++++ Given entries ++++

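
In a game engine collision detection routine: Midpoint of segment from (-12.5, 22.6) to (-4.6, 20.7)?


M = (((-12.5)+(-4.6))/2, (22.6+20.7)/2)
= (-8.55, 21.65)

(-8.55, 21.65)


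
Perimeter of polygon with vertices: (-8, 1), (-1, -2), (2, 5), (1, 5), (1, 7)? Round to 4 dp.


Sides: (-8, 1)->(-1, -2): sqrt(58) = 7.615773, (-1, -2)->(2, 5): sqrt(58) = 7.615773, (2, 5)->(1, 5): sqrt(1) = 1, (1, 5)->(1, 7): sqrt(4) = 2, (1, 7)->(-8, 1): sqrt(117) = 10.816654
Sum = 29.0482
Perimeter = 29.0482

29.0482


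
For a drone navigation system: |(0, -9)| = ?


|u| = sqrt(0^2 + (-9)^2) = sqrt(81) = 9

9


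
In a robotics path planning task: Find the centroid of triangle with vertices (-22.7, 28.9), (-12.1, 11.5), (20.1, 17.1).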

++++
++++ Given entries ++++

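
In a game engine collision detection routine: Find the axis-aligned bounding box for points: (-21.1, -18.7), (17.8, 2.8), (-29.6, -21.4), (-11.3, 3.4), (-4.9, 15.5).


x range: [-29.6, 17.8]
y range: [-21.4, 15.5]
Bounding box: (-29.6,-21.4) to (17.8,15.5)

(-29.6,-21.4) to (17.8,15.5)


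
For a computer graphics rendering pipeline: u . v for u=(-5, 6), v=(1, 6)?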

++++
++++ Given entries ++++

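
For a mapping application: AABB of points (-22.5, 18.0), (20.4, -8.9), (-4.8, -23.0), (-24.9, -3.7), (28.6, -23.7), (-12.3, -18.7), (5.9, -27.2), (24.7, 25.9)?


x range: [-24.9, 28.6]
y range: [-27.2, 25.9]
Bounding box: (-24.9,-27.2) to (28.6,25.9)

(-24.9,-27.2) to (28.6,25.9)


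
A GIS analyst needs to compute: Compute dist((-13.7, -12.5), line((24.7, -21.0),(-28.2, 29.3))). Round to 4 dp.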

++++

◆ **Task**: Print exactly the lines above from the one with "For a drone navigation system: |(0, -9)| = ?" to the one with "In a robotics", including both.

◆ **Output of the exercise**:
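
For a drone navigation system: |(0, -9)| = ?


|u| = sqrt(0^2 + (-9)^2) = sqrt(81) = 9

9


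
In a robotics path planning task: Find the centroid of triangle with vertices (-22.7, 28.9), (-12.1, 11.5), (20.1, 17.1).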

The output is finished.